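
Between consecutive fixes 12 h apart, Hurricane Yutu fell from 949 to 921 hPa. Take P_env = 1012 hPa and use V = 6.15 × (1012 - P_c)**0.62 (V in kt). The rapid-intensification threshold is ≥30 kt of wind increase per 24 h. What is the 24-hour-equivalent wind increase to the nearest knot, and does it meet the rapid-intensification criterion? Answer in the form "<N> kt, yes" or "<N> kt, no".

V₁: ΔP = 63, V ≈ 6.15 × 63^0.62 ≈ 80.25 kt.
V₂: ΔP = 91, V ≈ 6.15 × 91^0.62 ≈ 100.80 kt.
ΔV over 12 h = 20.55 kt → 24 h equivalent = 20.55 × 24/12 ≈ 41.10 kt.
41 kt ≥ 30 kt ⇒ rapid intensification.

41 kt, yes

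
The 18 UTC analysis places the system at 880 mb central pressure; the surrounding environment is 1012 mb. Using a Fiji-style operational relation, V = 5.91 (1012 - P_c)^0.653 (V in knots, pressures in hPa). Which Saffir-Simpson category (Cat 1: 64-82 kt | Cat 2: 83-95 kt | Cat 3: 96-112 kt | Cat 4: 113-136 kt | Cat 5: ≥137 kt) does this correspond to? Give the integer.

5

ΔP = 1012 − 880 = 132 mb.
V ≈ 5.91 × 132^0.653 = 5.91 × 24.25 ≈ 143 kt.
143 kt falls in the Category 5 band.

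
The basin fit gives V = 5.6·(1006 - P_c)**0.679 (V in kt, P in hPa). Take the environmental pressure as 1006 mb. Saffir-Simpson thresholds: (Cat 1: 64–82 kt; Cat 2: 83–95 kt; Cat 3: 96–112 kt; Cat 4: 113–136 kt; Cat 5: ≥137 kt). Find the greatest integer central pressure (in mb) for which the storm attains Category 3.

940 mb

Category 3 begins at V = 96 kt.
Required ΔP = (96/5.6)^(1/0.679) = 17.143^1.473 ≈ 65.69 mb.
P_c ≤ 1006 − 65.69 = 940.31, so the highest integer P_c is 940 mb.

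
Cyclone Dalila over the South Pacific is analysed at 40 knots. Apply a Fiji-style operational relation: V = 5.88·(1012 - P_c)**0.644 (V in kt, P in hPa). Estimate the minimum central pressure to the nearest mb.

ΔP = (V / 5.88)^(1/0.644) = (40/5.88)^1.553.
40/5.88 = 6.803; 6.803^1.553 ≈ 19.63 mb.
P_c = 1012 − 19.63 = 992.37 ≈ 992 mb.

992 mb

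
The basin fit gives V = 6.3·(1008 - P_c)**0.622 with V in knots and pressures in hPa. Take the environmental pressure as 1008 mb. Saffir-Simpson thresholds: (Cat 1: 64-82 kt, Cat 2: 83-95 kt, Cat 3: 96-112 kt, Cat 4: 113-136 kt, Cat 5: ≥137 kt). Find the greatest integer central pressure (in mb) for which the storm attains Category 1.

966 mb

Category 1 begins at V = 64 kt.
Required ΔP = (64/6.3)^(1/0.622) = 10.159^1.608 ≈ 41.56 mb.
P_c ≤ 1008 − 41.56 = 966.44, so the highest integer P_c is 966 mb.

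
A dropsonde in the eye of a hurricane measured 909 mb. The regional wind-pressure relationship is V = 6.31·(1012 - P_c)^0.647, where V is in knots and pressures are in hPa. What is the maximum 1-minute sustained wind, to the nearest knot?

ΔP = 1012 − 909 = 103 mb.
103^0.647 ≈ 20.059.
V ≈ 6.31 × 20.059 ≈ 126.6 kt.

127 kt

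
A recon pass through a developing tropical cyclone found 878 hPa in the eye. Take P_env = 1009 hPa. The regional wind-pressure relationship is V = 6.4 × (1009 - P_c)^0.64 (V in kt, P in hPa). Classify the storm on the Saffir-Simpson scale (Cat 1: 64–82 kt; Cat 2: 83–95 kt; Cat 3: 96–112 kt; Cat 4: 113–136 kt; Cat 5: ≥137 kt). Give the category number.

ΔP = 1009 − 878 = 131 hPa.
V ≈ 6.4 × 131^0.64 = 6.4 × 22.65 ≈ 145 kt.
145 kt falls in the Category 5 band.

5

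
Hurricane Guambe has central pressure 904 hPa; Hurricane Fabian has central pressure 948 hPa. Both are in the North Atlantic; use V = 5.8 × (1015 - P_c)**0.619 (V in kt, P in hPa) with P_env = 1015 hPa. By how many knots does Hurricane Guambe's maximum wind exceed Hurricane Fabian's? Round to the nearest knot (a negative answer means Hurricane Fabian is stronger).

Hurricane Guambe: ΔP = 111; V ≈ 5.8 × 111^0.619 ≈ 107.02 kt.
Hurricane Fabian: ΔP = 67; V ≈ 5.8 × 67^0.619 ≈ 78.30 kt.
Difference ≈ 107.02 − 78.30 = 28.72 → 29 kt.

29 kt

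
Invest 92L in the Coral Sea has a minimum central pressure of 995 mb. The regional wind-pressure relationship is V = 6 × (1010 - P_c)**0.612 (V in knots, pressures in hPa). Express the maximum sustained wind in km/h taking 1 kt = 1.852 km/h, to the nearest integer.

58 km/h

ΔP = 1010 − 995 = 15 mb.
V ≈ 6 × 15^0.612 = 6 × 5.245 ≈ 31.472 kt.
31.472 × 1.852 ≈ 58.29 km/h → 58 km/h.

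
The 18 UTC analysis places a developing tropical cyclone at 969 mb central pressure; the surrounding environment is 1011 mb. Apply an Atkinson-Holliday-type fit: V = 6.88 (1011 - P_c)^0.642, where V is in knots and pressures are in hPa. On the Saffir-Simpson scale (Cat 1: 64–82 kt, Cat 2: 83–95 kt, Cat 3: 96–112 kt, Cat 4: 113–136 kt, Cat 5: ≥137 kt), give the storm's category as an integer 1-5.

ΔP = 1011 − 969 = 42 mb.
V ≈ 6.88 × 42^0.642 = 6.88 × 11.02 ≈ 76 kt.
76 kt falls in the Category 1 band.

1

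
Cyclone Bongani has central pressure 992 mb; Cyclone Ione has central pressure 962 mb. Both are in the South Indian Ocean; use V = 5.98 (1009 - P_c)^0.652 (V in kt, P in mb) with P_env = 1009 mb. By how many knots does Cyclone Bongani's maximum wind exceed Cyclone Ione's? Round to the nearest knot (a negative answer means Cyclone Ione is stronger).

-36 kt

Cyclone Bongani: ΔP = 17; V ≈ 5.98 × 17^0.652 ≈ 37.93 kt.
Cyclone Ione: ΔP = 47; V ≈ 5.98 × 47^0.652 ≈ 73.61 kt.
Difference ≈ 37.93 − 73.61 = -35.68 → -36 kt.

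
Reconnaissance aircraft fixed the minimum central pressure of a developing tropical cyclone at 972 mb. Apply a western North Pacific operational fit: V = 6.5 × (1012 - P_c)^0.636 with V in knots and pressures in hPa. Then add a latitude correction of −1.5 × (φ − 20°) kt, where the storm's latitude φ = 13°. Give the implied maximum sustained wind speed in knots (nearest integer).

78 kt

ΔP = 1012 − 972 = 40 mb.
40^0.636 ≈ 10.445.
V ≈ 6.5 × 10.445 ≈ 67.9 kt.
Latitude correction: −1.5 × (13 − 20) = 10.5 kt.
Corrected V ≈ 78.4 kt → 78 kt.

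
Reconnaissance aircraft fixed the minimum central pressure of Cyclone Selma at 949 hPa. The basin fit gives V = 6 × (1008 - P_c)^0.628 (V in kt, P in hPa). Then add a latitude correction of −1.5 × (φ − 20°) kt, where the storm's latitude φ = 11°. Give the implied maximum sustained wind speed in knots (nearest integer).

91 kt

ΔP = 1008 − 949 = 59 hPa.
59^0.628 ≈ 12.945.
V ≈ 6 × 12.945 ≈ 77.7 kt.
Latitude correction: −1.5 × (11 − 20) = 13.5 kt.
Corrected V ≈ 91.2 kt → 91 kt.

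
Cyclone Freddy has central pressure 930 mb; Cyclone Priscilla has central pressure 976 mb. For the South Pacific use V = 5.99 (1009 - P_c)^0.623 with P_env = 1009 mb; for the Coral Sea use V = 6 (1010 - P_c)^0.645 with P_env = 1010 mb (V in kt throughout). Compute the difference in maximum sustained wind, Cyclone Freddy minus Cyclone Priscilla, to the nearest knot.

Cyclone Freddy: ΔP = 79; V ≈ 5.99 × 79^0.623 ≈ 91.13 kt.
Cyclone Priscilla: ΔP = 34; V ≈ 6 × 34^0.645 ≈ 58.34 kt.
Difference ≈ 91.13 − 58.34 = 32.79 → 33 kt.

33 kt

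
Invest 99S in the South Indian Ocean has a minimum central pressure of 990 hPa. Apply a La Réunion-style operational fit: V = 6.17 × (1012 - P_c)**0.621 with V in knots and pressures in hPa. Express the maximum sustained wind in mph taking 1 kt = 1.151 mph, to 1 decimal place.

ΔP = 1012 − 990 = 22 hPa.
V ≈ 6.17 × 22^0.621 = 6.17 × 6.818 ≈ 42.066 kt.
42.066 × 1.151 ≈ 48.42 mph → 48.4 mph.

48.4 mph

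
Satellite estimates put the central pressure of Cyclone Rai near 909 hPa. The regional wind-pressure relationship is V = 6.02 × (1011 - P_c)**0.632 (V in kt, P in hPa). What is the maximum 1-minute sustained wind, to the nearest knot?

112 kt

ΔP = 1011 − 909 = 102 hPa.
102^0.632 ≈ 18.597.
V ≈ 6.02 × 18.597 ≈ 112.0 kt.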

◇ ◇ ◇ ◇

Your task is to extract the lines running from the one with "Invest 99S in" to the end of the material, inclusive, copying each exactly and adding nothing.

§ Answer box:
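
Invest 99S in the South Indian Ocean has a minimum central pressure of 990 hPa. Apply a La Réunion-style operational fit: V = 6.17 × (1012 - P_c)**0.621 with V in knots and pressures in hPa. Express the maximum sustained wind in mph taking 1 kt = 1.151 mph, to 1 decimal place.

ΔP = 1012 − 990 = 22 hPa.
V ≈ 6.17 × 22^0.621 = 6.17 × 6.818 ≈ 42.066 kt.
42.066 × 1.151 ≈ 48.42 mph → 48.4 mph.

48.4 mph

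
Satellite estimates put the central pressure of Cyclone Rai near 909 hPa. The regional wind-pressure relationship is V = 6.02 × (1011 - P_c)**0.632 (V in kt, P in hPa). What is the maximum 1-minute sustained wind, to the nearest knot?

112 kt

ΔP = 1011 − 909 = 102 hPa.
102^0.632 ≈ 18.597.
V ≈ 6.02 × 18.597 ≈ 112.0 kt.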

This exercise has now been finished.